• _Data supplied_:

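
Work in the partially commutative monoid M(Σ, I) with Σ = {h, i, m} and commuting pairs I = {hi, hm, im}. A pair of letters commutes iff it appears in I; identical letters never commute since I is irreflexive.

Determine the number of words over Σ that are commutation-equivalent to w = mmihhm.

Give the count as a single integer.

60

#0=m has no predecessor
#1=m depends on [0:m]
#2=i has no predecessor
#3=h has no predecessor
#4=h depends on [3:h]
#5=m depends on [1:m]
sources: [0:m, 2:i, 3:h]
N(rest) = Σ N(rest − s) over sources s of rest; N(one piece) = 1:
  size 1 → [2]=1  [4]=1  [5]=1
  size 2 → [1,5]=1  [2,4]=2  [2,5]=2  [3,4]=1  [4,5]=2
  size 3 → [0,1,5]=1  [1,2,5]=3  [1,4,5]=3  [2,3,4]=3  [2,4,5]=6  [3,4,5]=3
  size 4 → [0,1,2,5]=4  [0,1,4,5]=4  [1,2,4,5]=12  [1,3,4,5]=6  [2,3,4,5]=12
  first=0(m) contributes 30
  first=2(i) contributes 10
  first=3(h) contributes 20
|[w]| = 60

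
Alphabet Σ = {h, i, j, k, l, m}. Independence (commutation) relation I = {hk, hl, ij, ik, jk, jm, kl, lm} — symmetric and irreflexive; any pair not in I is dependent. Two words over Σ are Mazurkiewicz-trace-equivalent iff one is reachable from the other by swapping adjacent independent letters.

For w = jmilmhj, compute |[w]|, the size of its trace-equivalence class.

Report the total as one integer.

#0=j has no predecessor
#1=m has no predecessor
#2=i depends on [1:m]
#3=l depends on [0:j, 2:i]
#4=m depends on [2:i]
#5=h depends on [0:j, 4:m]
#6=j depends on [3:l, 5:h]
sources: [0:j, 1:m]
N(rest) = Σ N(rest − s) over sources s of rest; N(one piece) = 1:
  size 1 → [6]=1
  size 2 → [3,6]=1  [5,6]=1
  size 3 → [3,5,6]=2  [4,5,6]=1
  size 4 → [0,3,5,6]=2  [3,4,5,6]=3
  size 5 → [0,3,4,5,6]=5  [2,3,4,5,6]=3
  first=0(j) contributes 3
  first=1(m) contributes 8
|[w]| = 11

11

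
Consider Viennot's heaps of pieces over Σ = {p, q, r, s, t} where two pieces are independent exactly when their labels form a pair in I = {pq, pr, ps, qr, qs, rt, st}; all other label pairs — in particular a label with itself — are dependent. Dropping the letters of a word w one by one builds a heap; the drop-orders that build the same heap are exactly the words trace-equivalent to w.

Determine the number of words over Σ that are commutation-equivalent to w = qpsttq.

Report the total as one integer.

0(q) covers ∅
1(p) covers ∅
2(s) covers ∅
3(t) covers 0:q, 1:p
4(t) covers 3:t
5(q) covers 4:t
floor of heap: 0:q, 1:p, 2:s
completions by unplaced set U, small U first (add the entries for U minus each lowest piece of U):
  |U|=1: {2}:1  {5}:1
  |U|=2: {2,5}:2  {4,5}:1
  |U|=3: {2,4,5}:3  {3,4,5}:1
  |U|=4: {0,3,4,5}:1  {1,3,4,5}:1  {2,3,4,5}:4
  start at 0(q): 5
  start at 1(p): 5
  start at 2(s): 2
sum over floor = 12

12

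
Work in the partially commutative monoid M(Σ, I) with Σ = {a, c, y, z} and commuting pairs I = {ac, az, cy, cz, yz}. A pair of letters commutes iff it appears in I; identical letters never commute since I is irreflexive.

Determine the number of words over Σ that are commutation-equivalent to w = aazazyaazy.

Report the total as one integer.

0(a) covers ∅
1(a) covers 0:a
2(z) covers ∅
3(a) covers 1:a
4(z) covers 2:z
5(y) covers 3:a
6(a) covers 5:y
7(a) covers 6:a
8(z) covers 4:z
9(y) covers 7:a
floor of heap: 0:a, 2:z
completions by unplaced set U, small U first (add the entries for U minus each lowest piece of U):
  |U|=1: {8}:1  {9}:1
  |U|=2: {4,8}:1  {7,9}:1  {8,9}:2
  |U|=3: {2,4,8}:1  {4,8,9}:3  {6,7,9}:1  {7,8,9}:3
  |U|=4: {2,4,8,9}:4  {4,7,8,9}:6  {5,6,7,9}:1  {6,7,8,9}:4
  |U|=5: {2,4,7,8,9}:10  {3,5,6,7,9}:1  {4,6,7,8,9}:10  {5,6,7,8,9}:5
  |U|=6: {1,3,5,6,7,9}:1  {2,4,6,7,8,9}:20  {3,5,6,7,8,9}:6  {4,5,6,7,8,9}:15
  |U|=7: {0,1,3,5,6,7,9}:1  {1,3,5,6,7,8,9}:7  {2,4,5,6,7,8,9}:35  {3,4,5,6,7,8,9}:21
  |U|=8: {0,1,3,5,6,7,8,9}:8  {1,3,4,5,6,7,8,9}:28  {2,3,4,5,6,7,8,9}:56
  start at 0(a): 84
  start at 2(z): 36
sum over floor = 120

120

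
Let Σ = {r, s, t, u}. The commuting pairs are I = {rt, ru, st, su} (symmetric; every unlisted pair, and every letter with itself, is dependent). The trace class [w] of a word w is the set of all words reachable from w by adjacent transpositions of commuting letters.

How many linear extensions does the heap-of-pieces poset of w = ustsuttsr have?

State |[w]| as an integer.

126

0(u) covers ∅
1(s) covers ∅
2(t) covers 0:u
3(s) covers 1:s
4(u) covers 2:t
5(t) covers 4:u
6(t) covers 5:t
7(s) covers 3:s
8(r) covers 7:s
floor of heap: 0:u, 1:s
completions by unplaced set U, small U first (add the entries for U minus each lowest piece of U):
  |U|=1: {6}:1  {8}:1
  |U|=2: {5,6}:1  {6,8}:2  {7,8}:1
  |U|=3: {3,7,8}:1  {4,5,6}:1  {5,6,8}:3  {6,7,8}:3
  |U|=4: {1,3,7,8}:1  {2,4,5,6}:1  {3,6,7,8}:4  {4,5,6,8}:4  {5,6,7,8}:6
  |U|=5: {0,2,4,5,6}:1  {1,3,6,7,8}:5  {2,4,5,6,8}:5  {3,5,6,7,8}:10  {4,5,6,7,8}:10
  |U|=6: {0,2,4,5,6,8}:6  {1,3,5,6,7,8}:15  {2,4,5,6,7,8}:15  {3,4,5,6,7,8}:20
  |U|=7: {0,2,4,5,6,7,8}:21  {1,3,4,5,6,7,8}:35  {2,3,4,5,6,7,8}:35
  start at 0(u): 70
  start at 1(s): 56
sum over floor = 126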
...
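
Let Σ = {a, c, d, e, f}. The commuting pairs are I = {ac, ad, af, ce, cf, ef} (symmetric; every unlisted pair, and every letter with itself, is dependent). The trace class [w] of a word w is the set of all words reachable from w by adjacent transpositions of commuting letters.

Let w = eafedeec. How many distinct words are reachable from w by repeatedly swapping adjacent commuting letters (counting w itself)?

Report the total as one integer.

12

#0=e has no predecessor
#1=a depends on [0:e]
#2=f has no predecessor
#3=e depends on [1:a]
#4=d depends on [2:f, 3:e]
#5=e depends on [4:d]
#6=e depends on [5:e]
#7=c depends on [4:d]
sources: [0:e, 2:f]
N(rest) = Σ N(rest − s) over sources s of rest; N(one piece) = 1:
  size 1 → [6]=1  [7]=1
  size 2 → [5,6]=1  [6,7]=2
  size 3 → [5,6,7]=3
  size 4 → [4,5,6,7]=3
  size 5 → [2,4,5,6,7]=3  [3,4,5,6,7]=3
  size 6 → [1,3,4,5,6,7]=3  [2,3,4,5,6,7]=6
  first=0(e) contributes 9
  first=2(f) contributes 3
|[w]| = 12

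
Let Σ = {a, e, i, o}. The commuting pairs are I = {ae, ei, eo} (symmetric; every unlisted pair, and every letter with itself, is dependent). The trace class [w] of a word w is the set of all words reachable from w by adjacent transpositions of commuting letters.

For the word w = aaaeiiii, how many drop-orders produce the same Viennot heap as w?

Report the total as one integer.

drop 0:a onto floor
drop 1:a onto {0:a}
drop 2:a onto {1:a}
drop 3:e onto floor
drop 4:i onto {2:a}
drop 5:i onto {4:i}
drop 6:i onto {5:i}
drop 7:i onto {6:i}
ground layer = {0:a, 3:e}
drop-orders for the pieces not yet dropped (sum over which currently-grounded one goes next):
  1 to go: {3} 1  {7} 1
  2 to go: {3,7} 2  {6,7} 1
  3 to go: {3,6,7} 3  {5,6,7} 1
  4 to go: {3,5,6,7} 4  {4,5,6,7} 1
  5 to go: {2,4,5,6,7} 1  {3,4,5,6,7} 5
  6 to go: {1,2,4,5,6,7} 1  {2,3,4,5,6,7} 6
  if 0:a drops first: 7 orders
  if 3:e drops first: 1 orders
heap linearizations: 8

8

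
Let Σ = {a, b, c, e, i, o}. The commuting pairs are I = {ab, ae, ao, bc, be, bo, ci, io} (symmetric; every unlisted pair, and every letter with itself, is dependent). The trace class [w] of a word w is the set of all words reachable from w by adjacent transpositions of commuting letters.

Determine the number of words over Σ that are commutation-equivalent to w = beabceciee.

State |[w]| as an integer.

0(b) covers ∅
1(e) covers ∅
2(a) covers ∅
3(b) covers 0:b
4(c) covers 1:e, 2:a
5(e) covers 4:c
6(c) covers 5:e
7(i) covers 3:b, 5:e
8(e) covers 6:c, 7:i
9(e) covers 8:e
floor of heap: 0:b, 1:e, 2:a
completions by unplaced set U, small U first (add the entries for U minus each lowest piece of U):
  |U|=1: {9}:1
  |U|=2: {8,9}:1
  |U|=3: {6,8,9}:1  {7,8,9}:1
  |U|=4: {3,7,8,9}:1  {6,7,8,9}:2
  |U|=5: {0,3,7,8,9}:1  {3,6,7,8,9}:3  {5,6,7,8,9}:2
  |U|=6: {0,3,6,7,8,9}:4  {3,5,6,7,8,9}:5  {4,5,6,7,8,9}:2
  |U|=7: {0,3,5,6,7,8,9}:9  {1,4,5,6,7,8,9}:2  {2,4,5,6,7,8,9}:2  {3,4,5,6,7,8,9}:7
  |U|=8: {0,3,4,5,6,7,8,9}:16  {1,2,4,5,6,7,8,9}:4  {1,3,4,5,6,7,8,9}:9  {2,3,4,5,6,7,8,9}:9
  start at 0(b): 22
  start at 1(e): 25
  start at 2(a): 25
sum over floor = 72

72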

• _Exercise prompt_:
Show the lines from the data above that contain the string "monoid".

• _Written solution_:
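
Work in the partially commutative monoid M(Σ, I) with Σ = {h, i, m} and commuting pairs I = {hi, hm, im}. A pair of letters commutes iff it appears in I; identical letters never commute since I is irreflexive.
Work in the partially commutative monoid M(Σ, I) with Σ = {a, c, y, z} and commuting pairs I = {ac, az, cy, cz, yz}. A pair of letters commutes iff it appears in I; identical letters never commute since I is irreflexive.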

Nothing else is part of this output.